Please restate the data that follows, leaving every word in place.

------------------------------------------------

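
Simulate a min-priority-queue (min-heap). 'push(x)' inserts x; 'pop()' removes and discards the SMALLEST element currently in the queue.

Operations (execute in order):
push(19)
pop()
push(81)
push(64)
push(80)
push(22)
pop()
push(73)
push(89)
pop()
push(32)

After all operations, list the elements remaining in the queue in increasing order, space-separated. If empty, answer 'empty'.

Answer: 32 73 80 81 89

Derivation:
push(19): heap contents = [19]
pop() → 19: heap contents = []
push(81): heap contents = [81]
push(64): heap contents = [64, 81]
push(80): heap contents = [64, 80, 81]
push(22): heap contents = [22, 64, 80, 81]
pop() → 22: heap contents = [64, 80, 81]
push(73): heap contents = [64, 73, 80, 81]
push(89): heap contents = [64, 73, 80, 81, 89]
pop() → 64: heap contents = [73, 80, 81, 89]
push(32): heap contents = [32, 73, 80, 81, 89]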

------------------------------------------------

Response to this exercise -
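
Simulate a min-priority-queue (min-heap). 'push(x)' inserts x; 'pop()' removes and discards the SMALLEST element currently in the queue.

Operations (execute in order):
push(19)
pop()
push(81)
push(64)
push(80)
push(22)
pop()
push(73)
push(89)
pop()
push(32)

After all operations, list the elements remaining in the queue in increasing order, space-separated. If empty, answer 'empty'.

Answer: 32 73 80 81 89

Derivation:
push(19): heap contents = [19]
pop() → 19: heap contents = []
push(81): heap contents = [81]
push(64): heap contents = [64, 81]
push(80): heap contents = [64, 80, 81]
push(22): heap contents = [22, 64, 80, 81]
pop() → 22: heap contents = [64, 80, 81]
push(73): heap contents = [64, 73, 80, 81]
push(89): heap contents = [64, 73, 80, 81, 89]
pop() → 64: heap contents = [73, 80, 81, 89]
push(32): heap contents = [32, 73, 80, 81, 89]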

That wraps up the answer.